PROMPT: Each entry should be written out once more, exactly as given below.

GIVEN DATA:
-- -- --

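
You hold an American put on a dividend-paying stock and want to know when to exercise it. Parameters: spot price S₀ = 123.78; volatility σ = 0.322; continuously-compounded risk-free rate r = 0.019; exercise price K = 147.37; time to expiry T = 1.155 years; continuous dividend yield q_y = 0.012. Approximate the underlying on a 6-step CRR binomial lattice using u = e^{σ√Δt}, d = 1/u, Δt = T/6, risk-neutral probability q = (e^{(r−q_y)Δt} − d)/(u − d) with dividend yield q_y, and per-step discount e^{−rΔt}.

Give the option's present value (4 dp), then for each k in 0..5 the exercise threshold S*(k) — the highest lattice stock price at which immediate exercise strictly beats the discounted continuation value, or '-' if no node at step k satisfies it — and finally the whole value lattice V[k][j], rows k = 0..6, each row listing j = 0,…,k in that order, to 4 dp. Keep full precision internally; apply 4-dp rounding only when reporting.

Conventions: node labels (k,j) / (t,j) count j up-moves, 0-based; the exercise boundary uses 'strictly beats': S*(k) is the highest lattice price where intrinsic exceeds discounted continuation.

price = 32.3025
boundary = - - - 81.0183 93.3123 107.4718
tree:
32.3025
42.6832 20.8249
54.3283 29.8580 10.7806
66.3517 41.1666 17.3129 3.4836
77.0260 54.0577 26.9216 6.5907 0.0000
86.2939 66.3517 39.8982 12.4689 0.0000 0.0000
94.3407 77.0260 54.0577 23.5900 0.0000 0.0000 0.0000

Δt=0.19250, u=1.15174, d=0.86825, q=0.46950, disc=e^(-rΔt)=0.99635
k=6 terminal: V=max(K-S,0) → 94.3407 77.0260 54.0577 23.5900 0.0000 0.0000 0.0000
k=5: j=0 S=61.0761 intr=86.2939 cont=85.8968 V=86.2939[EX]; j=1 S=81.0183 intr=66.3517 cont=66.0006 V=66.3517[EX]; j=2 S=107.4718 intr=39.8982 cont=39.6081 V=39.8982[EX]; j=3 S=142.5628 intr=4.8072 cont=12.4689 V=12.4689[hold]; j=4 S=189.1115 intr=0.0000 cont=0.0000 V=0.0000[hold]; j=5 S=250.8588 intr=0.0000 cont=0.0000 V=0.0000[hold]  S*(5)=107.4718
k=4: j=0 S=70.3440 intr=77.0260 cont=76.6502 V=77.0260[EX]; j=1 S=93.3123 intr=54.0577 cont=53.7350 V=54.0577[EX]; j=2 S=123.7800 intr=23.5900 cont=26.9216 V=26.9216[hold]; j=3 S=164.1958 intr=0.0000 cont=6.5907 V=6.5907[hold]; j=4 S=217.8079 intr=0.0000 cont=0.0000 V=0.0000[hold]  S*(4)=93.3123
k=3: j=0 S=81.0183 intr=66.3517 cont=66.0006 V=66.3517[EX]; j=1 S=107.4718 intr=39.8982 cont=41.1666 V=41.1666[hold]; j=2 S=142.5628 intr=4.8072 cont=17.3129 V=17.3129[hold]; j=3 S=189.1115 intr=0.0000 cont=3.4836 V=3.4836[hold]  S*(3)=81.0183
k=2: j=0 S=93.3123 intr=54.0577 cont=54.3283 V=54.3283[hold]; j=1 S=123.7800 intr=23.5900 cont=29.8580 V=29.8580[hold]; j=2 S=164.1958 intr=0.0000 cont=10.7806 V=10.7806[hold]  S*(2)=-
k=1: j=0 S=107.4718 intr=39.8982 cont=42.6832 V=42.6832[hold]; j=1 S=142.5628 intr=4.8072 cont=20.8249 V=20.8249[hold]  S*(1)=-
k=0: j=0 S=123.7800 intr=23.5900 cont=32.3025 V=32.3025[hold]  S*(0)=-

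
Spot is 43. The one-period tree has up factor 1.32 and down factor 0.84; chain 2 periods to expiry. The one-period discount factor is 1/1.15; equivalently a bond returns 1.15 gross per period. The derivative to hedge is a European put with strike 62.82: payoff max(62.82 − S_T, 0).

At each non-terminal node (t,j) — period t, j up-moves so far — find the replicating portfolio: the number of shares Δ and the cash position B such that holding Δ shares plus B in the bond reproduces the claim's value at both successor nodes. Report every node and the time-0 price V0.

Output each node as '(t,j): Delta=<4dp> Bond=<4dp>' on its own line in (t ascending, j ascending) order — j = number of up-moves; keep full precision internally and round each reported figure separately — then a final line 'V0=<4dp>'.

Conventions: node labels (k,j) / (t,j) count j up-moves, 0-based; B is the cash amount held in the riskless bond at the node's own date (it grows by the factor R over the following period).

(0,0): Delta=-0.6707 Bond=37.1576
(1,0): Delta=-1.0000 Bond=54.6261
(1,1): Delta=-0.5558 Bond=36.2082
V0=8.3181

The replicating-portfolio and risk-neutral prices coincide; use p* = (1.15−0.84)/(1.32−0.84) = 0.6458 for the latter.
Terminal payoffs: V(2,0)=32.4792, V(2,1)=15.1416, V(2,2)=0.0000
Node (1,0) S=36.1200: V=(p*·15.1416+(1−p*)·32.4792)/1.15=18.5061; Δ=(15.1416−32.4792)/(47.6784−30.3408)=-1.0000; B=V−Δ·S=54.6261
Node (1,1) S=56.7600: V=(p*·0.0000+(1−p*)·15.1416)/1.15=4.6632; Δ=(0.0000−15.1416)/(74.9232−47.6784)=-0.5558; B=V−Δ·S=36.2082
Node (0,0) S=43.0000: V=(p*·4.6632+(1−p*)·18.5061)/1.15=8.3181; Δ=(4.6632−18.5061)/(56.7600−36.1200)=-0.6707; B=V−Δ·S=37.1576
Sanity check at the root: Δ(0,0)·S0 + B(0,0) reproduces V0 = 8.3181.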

-- -- --

RESPONSE AREA:
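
You hold an American put on a dividend-paying stock and want to know when to exercise it. Parameters: spot price S₀ = 123.78; volatility σ = 0.322; continuously-compounded risk-free rate r = 0.019; exercise price K = 147.37; time to expiry T = 1.155 years; continuous dividend yield q_y = 0.012. Approximate the underlying on a 6-step CRR binomial lattice using u = e^{σ√Δt}, d = 1/u, Δt = T/6, risk-neutral probability q = (e^{(r−q_y)Δt} − d)/(u − d) with dividend yield q_y, and per-step discount e^{−rΔt}.

Give the option's present value (4 dp), then for each k in 0..5 the exercise threshold S*(k) — the highest lattice stock price at which immediate exercise strictly beats the discounted continuation value, or '-' if no node at step k satisfies it — and finally the whole value lattice V[k][j], rows k = 0..6, each row listing j = 0,…,k in that order, to 4 dp. Keep full precision internally; apply 4-dp rounding only when reporting.

Conventions: node labels (k,j) / (t,j) count j up-moves, 0-based; the exercise boundary uses 'strictly beats': S*(k) is the highest lattice price where intrinsic exceeds discounted continuation.

price = 32.3025
boundary = - - - 81.0183 93.3123 107.4718
tree:
32.3025
42.6832 20.8249
54.3283 29.8580 10.7806
66.3517 41.1666 17.3129 3.4836
77.0260 54.0577 26.9216 6.5907 0.0000
86.2939 66.3517 39.8982 12.4689 0.0000 0.0000
94.3407 77.0260 54.0577 23.5900 0.0000 0.0000 0.0000

Δt=0.19250, u=1.15174, d=0.86825, q=0.46950, disc=e^(-rΔt)=0.99635
k=6 terminal: V=max(K-S,0) → 94.3407 77.0260 54.0577 23.5900 0.0000 0.0000 0.0000
k=5: j=0 S=61.0761 intr=86.2939 cont=85.8968 V=86.2939[EX]; j=1 S=81.0183 intr=66.3517 cont=66.0006 V=66.3517[EX]; j=2 S=107.4718 intr=39.8982 cont=39.6081 V=39.8982[EX]; j=3 S=142.5628 intr=4.8072 cont=12.4689 V=12.4689[hold]; j=4 S=189.1115 intr=0.0000 cont=0.0000 V=0.0000[hold]; j=5 S=250.8588 intr=0.0000 cont=0.0000 V=0.0000[hold]  S*(5)=107.4718
k=4: j=0 S=70.3440 intr=77.0260 cont=76.6502 V=77.0260[EX]; j=1 S=93.3123 intr=54.0577 cont=53.7350 V=54.0577[EX]; j=2 S=123.7800 intr=23.5900 cont=26.9216 V=26.9216[hold]; j=3 S=164.1958 intr=0.0000 cont=6.5907 V=6.5907[hold]; j=4 S=217.8079 intr=0.0000 cont=0.0000 V=0.0000[hold]  S*(4)=93.3123
k=3: j=0 S=81.0183 intr=66.3517 cont=66.0006 V=66.3517[EX]; j=1 S=107.4718 intr=39.8982 cont=41.1666 V=41.1666[hold]; j=2 S=142.5628 intr=4.8072 cont=17.3129 V=17.3129[hold]; j=3 S=189.1115 intr=0.0000 cont=3.4836 V=3.4836[hold]  S*(3)=81.0183
k=2: j=0 S=93.3123 intr=54.0577 cont=54.3283 V=54.3283[hold]; j=1 S=123.7800 intr=23.5900 cont=29.8580 V=29.8580[hold]; j=2 S=164.1958 intr=0.0000 cont=10.7806 V=10.7806[hold]  S*(2)=-
k=1: j=0 S=107.4718 intr=39.8982 cont=42.6832 V=42.6832[hold]; j=1 S=142.5628 intr=4.8072 cont=20.8249 V=20.8249[hold]  S*(1)=-
k=0: j=0 S=123.7800 intr=23.5900 cont=32.3025 V=32.3025[hold]  S*(0)=-

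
Spot is 43. The one-period tree has up factor 1.32 and down factor 0.84; chain 2 periods to expiry. The one-period discount factor is 1/1.15; equivalently a bond returns 1.15 gross per period. The derivative to hedge is a European put with strike 62.82: payoff max(62.82 − S_T, 0).

At each non-terminal node (t,j) — period t, j up-moves so far — find the replicating portfolio: the number of shares Δ and the cash position B such that holding Δ shares plus B in the bond reproduces the claim's value at both successor nodes. Report every node and the time-0 price V0.

Output each node as '(t,j): Delta=<4dp> Bond=<4dp>' on its own line in (t ascending, j ascending) order — j = number of up-moves; keep full precision internally and round each reported figure separately — then a final line 'V0=<4dp>'.

Conventions: node labels (k,j) / (t,j) count j up-moves, 0-based; B is the cash amount held in the riskless bond at the node's own date (it grows by the factor R over the following period).

(0,0): Delta=-0.6707 Bond=37.1576
(1,0): Delta=-1.0000 Bond=54.6261
(1,1): Delta=-0.5558 Bond=36.2082
V0=8.3181

The replicating-portfolio and risk-neutral prices coincide; use p* = (1.15−0.84)/(1.32−0.84) = 0.6458 for the latter.
Terminal payoffs: V(2,0)=32.4792, V(2,1)=15.1416, V(2,2)=0.0000
Node (1,0) S=36.1200: V=(p*·15.1416+(1−p*)·32.4792)/1.15=18.5061; Δ=(15.1416−32.4792)/(47.6784−30.3408)=-1.0000; B=V−Δ·S=54.6261
Node (1,1) S=56.7600: V=(p*·0.0000+(1−p*)·15.1416)/1.15=4.6632; Δ=(0.0000−15.1416)/(74.9232−47.6784)=-0.5558; B=V−Δ·S=36.2082
Node (0,0) S=43.0000: V=(p*·4.6632+(1−p*)·18.5061)/1.15=8.3181; Δ=(4.6632−18.5061)/(56.7600−36.1200)=-0.6707; B=V−Δ·S=37.1576
Sanity check at the root: Δ(0,0)·S0 + B(0,0) reproduces V0 = 8.3181.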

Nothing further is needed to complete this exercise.